_Provided data_
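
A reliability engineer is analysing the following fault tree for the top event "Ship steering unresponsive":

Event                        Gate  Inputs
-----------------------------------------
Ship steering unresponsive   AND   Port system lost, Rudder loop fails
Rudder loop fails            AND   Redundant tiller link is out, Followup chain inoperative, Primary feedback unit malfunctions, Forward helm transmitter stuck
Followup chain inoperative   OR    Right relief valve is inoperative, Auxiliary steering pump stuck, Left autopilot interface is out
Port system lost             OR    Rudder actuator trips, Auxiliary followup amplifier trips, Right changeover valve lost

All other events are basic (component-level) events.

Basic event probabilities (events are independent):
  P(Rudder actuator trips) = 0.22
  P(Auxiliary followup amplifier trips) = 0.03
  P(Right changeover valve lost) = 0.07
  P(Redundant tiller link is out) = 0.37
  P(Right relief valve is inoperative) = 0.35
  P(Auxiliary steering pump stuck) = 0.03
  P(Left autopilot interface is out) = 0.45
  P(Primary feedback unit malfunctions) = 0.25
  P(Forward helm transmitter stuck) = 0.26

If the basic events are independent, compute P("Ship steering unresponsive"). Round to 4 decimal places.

0.0047

P(Port system lost) [OR] = 1 − (1−0.22) × (1−0.03) × (1−0.07) = 0.296362
P(Followup chain inoperative) [OR] = 1 − (1−0.35) × (1−0.03) × (1−0.45) = 0.653225
P(Rudder loop fails) [AND] = 0.37 × 0.653225 × 0.25 × 0.26 = 0.015710
P(Ship steering unresponsive) [AND] = 0.296362 × 0.015710 = 0.004656
Rounded to 4 decimal places: P(Ship steering unresponsive) ≈ 0.0047.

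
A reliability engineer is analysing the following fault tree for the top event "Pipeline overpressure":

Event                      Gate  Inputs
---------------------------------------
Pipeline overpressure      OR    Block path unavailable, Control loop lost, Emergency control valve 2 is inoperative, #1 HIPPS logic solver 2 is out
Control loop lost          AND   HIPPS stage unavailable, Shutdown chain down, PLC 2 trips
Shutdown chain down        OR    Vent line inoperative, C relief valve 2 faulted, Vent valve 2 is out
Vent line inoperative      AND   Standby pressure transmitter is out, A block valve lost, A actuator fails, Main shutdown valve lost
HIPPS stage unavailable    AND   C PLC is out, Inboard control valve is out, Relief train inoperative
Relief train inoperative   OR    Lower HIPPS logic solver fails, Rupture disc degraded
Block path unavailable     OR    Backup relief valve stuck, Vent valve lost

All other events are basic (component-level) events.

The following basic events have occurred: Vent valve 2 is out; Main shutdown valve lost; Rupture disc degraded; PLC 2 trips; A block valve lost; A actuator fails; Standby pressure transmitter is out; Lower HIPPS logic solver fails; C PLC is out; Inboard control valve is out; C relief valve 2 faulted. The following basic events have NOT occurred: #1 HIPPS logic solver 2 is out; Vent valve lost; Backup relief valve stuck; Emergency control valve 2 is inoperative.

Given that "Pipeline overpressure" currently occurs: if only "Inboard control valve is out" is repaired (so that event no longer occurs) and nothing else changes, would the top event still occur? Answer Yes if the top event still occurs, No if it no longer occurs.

Counterfactual: set "Inboard control valve is out" to not occurred.
Block path unavailable [OR]: Backup relief valve stuck=not, Vent valve lost=not → no input occurs → does not occur.
Relief train inoperative [OR]: Lower HIPPS logic solver fails=occurs, Rupture disc degraded=occurs → at least one input occurs → occurs.
HIPPS stage unavailable [AND]: C PLC is out=occurs, Inboard control valve is out=not, Relief train inoperative=occurs → not all inputs occur → does not occur.
Vent line inoperative [AND]: Standby pressure transmitter is out=occurs, A block valve lost=occurs, A actuator fails=occurs, Main shutdown valve lost=occurs → all inputs occur → occurs.
Shutdown chain down [OR]: Vent line inoperative=occurs, C relief valve 2 faulted=occurs, Vent valve 2 is out=occurs → at least one input occurs → occurs.
Control loop lost [AND]: HIPPS stage unavailable=not, Shutdown chain down=occurs, PLC 2 trips=occurs → not all inputs occur → does not occur.
Pipeline overpressure [OR]: Block path unavailable=not, Control loop lost=not, Emergency control valve 2 is inoperative=not, #1 HIPPS logic solver 2 is out=not → no input occurs → does not occur.

No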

_Brief_
Reproduce the data in its entirety, matching each character.

_Result below_
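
A reliability engineer is analysing the following fault tree for the top event "Ship steering unresponsive":

Event                        Gate  Inputs
-----------------------------------------
Ship steering unresponsive   AND   Port system lost, Rudder loop fails
Rudder loop fails            AND   Redundant tiller link is out, Followup chain inoperative, Primary feedback unit malfunctions, Forward helm transmitter stuck
Followup chain inoperative   OR    Right relief valve is inoperative, Auxiliary steering pump stuck, Left autopilot interface is out
Port system lost             OR    Rudder actuator trips, Auxiliary followup amplifier trips, Right changeover valve lost

All other events are basic (component-level) events.

Basic event probabilities (events are independent):
  P(Rudder actuator trips) = 0.22
  P(Auxiliary followup amplifier trips) = 0.03
  P(Right changeover valve lost) = 0.07
  P(Redundant tiller link is out) = 0.37
  P(Right relief valve is inoperative) = 0.35
  P(Auxiliary steering pump stuck) = 0.03
  P(Left autopilot interface is out) = 0.45
  P(Primary feedback unit malfunctions) = 0.25
  P(Forward helm transmitter stuck) = 0.26

If the basic events are independent, compute P("Ship steering unresponsive"). Round to 4 decimal places.

0.0047

P(Port system lost) [OR] = 1 − (1−0.22) × (1−0.03) × (1−0.07) = 0.296362
P(Followup chain inoperative) [OR] = 1 − (1−0.35) × (1−0.03) × (1−0.45) = 0.653225
P(Rudder loop fails) [AND] = 0.37 × 0.653225 × 0.25 × 0.26 = 0.015710
P(Ship steering unresponsive) [AND] = 0.296362 × 0.015710 = 0.004656
Rounded to 4 decimal places: P(Ship steering unresponsive) ≈ 0.0047.

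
A reliability engineer is analysing the following fault tree for the top event "Pipeline overpressure":

Event                      Gate  Inputs
---------------------------------------
Pipeline overpressure      OR    Block path unavailable, Control loop lost, Emergency control valve 2 is inoperative, #1 HIPPS logic solver 2 is out
Control loop lost          AND   HIPPS stage unavailable, Shutdown chain down, PLC 2 trips
Shutdown chain down        OR    Vent line inoperative, C relief valve 2 faulted, Vent valve 2 is out
Vent line inoperative      AND   Standby pressure transmitter is out, A block valve lost, A actuator fails, Main shutdown valve lost
HIPPS stage unavailable    AND   C PLC is out, Inboard control valve is out, Relief train inoperative
Relief train inoperative   OR    Lower HIPPS logic solver fails, Rupture disc degraded
Block path unavailable     OR    Backup relief valve stuck, Vent valve lost

All other events are basic (component-level) events.

The following basic events have occurred: Vent valve 2 is out; Main shutdown valve lost; Rupture disc degraded; PLC 2 trips; A block valve lost; A actuator fails; Standby pressure transmitter is out; Lower HIPPS logic solver fails; C PLC is out; Inboard control valve is out; C relief valve 2 faulted. The following basic events have NOT occurred: #1 HIPPS logic solver 2 is out; Vent valve lost; Backup relief valve stuck; Emergency control valve 2 is inoperative.

Given that "Pipeline overpressure" currently occurs: if only "Inboard control valve is out" is repaired (so that event no longer occurs) and nothing else changes, would the top event still occur? Answer Yes if the top event still occurs, No if it no longer occurs.

Counterfactual: set "Inboard control valve is out" to not occurred.
Block path unavailable [OR]: Backup relief valve stuck=not, Vent valve lost=not → no input occurs → does not occur.
Relief train inoperative [OR]: Lower HIPPS logic solver fails=occurs, Rupture disc degraded=occurs → at least one input occurs → occurs.
HIPPS stage unavailable [AND]: C PLC is out=occurs, Inboard control valve is out=not, Relief train inoperative=occurs → not all inputs occur → does not occur.
Vent line inoperative [AND]: Standby pressure transmitter is out=occurs, A block valve lost=occurs, A actuator fails=occurs, Main shutdown valve lost=occurs → all inputs occur → occurs.
Shutdown chain down [OR]: Vent line inoperative=occurs, C relief valve 2 faulted=occurs, Vent valve 2 is out=occurs → at least one input occurs → occurs.
Control loop lost [AND]: HIPPS stage unavailable=not, Shutdown chain down=occurs, PLC 2 trips=occurs → not all inputs occur → does not occur.
Pipeline overpressure [OR]: Block path unavailable=not, Control loop lost=not, Emergency control valve 2 is inoperative=not, #1 HIPPS logic solver 2 is out=not → no input occurs → does not occur.

No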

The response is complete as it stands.